AIM OF THE TASK:
Where in the data does the word "shot" appear? Find those lines and copy them.

Data items
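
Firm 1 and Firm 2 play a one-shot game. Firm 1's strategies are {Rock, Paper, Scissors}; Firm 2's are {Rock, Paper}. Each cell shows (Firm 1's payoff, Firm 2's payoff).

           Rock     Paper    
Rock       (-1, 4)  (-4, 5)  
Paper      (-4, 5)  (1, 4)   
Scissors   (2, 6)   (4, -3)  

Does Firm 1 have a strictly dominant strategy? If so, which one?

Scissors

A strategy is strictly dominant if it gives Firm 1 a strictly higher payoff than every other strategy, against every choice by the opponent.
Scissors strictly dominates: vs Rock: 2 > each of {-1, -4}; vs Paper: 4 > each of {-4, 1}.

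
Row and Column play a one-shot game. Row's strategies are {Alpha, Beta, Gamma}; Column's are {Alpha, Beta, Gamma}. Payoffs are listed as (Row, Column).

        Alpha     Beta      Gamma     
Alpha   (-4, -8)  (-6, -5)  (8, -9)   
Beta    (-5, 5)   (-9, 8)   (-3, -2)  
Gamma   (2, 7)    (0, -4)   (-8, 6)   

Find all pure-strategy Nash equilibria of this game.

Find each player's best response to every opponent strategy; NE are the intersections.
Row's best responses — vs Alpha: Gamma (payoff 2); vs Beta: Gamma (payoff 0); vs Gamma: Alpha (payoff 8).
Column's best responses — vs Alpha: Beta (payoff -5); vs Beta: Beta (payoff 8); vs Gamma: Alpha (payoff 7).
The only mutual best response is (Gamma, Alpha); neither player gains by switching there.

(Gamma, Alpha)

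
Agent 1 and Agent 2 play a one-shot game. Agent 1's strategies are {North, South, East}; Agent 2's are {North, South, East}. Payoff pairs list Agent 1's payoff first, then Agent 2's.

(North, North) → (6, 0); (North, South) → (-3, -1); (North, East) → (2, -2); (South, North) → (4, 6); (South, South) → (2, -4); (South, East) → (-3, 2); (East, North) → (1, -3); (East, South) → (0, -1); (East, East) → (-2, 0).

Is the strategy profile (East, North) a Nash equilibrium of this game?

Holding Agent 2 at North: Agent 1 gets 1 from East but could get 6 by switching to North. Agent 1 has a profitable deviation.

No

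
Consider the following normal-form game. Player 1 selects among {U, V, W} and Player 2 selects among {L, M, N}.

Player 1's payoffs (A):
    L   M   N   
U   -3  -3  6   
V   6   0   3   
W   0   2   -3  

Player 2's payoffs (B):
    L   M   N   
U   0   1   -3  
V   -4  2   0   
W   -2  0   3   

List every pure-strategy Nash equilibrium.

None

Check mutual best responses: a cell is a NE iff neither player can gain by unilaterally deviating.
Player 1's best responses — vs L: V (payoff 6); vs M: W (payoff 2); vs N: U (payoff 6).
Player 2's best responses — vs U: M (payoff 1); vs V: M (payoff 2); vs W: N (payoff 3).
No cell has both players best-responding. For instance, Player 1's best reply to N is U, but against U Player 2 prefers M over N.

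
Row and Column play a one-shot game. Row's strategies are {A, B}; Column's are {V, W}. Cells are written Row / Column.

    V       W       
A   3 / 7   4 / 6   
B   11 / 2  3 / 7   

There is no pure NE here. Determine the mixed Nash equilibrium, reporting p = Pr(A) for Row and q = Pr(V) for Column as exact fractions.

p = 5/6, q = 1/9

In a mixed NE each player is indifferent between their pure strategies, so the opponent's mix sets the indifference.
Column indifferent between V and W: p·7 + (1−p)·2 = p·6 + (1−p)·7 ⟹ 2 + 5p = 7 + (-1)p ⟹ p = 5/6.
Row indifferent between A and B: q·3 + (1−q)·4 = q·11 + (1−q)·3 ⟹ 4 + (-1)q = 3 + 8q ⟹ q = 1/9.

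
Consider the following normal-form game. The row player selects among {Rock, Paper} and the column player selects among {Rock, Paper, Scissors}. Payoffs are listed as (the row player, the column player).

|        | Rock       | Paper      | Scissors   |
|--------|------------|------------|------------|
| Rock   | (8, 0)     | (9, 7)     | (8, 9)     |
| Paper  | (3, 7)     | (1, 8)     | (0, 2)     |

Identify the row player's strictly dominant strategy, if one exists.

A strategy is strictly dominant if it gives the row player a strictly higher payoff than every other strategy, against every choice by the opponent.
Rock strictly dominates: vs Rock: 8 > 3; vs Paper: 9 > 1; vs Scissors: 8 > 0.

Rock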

WORKED SOLUTION:
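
Firm 1 and Firm 2 play a one-shot game. Firm 1's strategies are {Rock, Paper, Scissors}; Firm 2's are {Rock, Paper}. Each cell shows (Firm 1's payoff, Firm 2's payoff).
Row and Column play a one-shot game. Row's strategies are {Alpha, Beta, Gamma}; Column's are {Alpha, Beta, Gamma}. Payoffs are listed as (Row, Column).
Agent 1 and Agent 2 play a one-shot game. Agent 1's strategies are {North, South, East}; Agent 2's are {North, South, East}. Payoff pairs list Agent 1's payoff first, then Agent 2's.
Row and Column play a one-shot game. Row's strategies are {A, B}; Column's are {V, W}. Cells are written Row / Column.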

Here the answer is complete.